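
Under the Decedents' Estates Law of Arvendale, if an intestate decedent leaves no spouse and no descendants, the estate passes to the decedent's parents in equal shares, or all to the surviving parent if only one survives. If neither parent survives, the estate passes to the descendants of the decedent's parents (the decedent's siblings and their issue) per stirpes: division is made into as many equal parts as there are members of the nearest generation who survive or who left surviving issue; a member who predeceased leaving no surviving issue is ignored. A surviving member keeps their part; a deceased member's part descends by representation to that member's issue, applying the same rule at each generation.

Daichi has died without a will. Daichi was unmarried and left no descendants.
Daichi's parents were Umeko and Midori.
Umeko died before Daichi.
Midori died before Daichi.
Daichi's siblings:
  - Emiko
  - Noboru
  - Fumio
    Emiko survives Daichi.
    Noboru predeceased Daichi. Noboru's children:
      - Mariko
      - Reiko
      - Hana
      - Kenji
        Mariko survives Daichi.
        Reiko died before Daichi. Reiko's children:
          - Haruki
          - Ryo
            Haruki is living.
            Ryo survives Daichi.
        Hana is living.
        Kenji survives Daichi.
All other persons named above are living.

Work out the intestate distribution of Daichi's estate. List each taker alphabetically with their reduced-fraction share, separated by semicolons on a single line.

Neither parent survives and there are no descendants, so the estate passes to Daichi's siblings and their issue per stirpes.
The estate is divided into 3 equal shares of 1/3 among Emiko, Noboru, Fumio.
Emiko is living and takes 1/3.
Noboru predeceased; the 1/3 allotted to Noboru's branch passes to Noboru's issue by representation.
The 1/3 is divided into 4 equal shares of 1/12 among Mariko, Reiko, Hana, Kenji.
Mariko is living and takes 1/12.
Reiko predeceased; the 1/12 allotted to Reiko's branch passes to Reiko's issue by representation.
The 1/12 is divided into 2 equal shares of 1/24 among Haruki, Ryo.
Haruki is living and takes 1/24.
Ryo is living and takes 1/24.
Hana is living and takes 1/12.
Kenji is living and takes 1/12.
Fumio is living and takes 1/3.

Emiko 1/3; Fumio 1/3; Hana 1/12; Haruki 1/24; Kenji 1/12; Mariko 1/12; Ryo 1/24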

TRY IT :: Starting at the line that contains "Daichi's parents were Umeko and Midori.", repeat each line exactly through the last one in the listing. Include both of those lines and nothing more.

TASK OUTPUT ::
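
Daichi's parents were Umeko and Midori.
Umeko died before Daichi.
Midori died before Daichi.
Daichi's siblings:
  - Emiko
  - Noboru
  - Fumio
    Emiko survives Daichi.
    Noboru predeceased Daichi. Noboru's children:
      - Mariko
      - Reiko
      - Hana
      - Kenji
        Mariko survives Daichi.
        Reiko died before Daichi. Reiko's children:
          - Haruki
          - Ryo
            Haruki is living.
            Ryo survives Daichi.
        Hana is living.
        Kenji survives Daichi.
All other persons named above are living.

Work out the intestate distribution of Daichi's estate. List each taker alphabetically with their reduced-fraction share, separated by semicolons on a single line.

Neither parent survives and there are no descendants, so the estate passes to Daichi's siblings and their issue per stirpes.
The estate is divided into 3 equal shares of 1/3 among Emiko, Noboru, Fumio.
Emiko is living and takes 1/3.
Noboru predeceased; the 1/3 allotted to Noboru's branch passes to Noboru's issue by representation.
The 1/3 is divided into 4 equal shares of 1/12 among Mariko, Reiko, Hana, Kenji.
Mariko is living and takes 1/12.
Reiko predeceased; the 1/12 allotted to Reiko's branch passes to Reiko's issue by representation.
The 1/12 is divided into 2 equal shares of 1/24 among Haruki, Ryo.
Haruki is living and takes 1/24.
Ryo is living and takes 1/24.
Hana is living and takes 1/12.
Kenji is living and takes 1/12.
Fumio is living and takes 1/3.

Emiko 1/3; Fumio 1/3; Hana 1/12; Haruki 1/24; Kenji 1/12; Mariko 1/12; Ryo 1/24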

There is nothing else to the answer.